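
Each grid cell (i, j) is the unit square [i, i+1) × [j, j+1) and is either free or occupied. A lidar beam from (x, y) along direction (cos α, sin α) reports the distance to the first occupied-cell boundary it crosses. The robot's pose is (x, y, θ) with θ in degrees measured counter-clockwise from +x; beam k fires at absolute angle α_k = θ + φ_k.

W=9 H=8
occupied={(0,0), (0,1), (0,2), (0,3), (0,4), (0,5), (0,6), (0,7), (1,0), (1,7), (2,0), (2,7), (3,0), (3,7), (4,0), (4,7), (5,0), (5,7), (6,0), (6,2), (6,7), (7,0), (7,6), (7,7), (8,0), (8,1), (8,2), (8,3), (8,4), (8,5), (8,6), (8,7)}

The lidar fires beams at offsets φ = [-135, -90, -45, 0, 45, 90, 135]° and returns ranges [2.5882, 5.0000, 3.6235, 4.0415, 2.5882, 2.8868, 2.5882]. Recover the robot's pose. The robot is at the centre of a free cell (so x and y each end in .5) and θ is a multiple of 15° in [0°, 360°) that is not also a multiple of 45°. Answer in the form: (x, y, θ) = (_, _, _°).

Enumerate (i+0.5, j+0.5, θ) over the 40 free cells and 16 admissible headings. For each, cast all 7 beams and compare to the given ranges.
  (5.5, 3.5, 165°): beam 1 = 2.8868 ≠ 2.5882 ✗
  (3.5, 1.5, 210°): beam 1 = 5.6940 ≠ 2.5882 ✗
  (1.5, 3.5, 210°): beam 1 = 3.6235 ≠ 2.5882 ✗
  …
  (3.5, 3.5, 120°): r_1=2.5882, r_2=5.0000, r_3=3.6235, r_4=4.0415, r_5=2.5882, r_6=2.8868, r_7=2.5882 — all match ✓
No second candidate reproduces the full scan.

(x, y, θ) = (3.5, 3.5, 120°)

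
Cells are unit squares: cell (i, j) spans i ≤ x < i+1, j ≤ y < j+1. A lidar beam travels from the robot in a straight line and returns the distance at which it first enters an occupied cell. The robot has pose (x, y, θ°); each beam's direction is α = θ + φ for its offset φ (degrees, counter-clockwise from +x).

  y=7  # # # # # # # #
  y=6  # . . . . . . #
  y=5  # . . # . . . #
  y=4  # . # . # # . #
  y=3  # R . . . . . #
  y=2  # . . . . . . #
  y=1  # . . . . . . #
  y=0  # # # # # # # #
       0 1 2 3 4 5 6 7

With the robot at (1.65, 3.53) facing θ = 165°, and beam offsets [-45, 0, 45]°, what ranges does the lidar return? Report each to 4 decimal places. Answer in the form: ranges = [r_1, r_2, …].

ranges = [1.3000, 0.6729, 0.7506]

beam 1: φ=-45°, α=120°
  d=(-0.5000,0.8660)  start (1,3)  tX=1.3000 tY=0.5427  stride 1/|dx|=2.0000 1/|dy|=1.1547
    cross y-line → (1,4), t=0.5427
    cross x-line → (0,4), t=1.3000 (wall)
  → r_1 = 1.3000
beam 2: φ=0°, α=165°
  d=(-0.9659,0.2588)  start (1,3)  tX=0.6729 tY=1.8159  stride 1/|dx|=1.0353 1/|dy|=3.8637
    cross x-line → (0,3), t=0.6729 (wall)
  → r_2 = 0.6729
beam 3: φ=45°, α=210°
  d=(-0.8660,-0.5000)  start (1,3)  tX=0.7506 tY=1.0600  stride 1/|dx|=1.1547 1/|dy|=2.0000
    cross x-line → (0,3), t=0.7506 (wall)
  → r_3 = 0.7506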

TASK DIRECTIONS -> In the data above, find each line that uses the string "counter". Copy it.

WRITTEN SOLUTION ->
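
Each grid cell (i, j) is the unit square [i, i+1) × [j, j+1) and is either free or occupied. A lidar beam from (x, y) along direction (cos α, sin α) reports the distance to the first occupied-cell boundary it crosses. The robot's pose is (x, y, θ) with θ in degrees measured counter-clockwise from +x; beam k fires at absolute angle α_k = θ + φ_k.
Cells are unit squares: cell (i, j) spans i ≤ x < i+1, j ≤ y < j+1. A lidar beam travels from the robot in a straight line and returns the distance at which it first enters an occupied cell. The robot has pose (x, y, θ°); each beam's direction is α = θ + φ for its offset φ (degrees, counter-clockwise from +x).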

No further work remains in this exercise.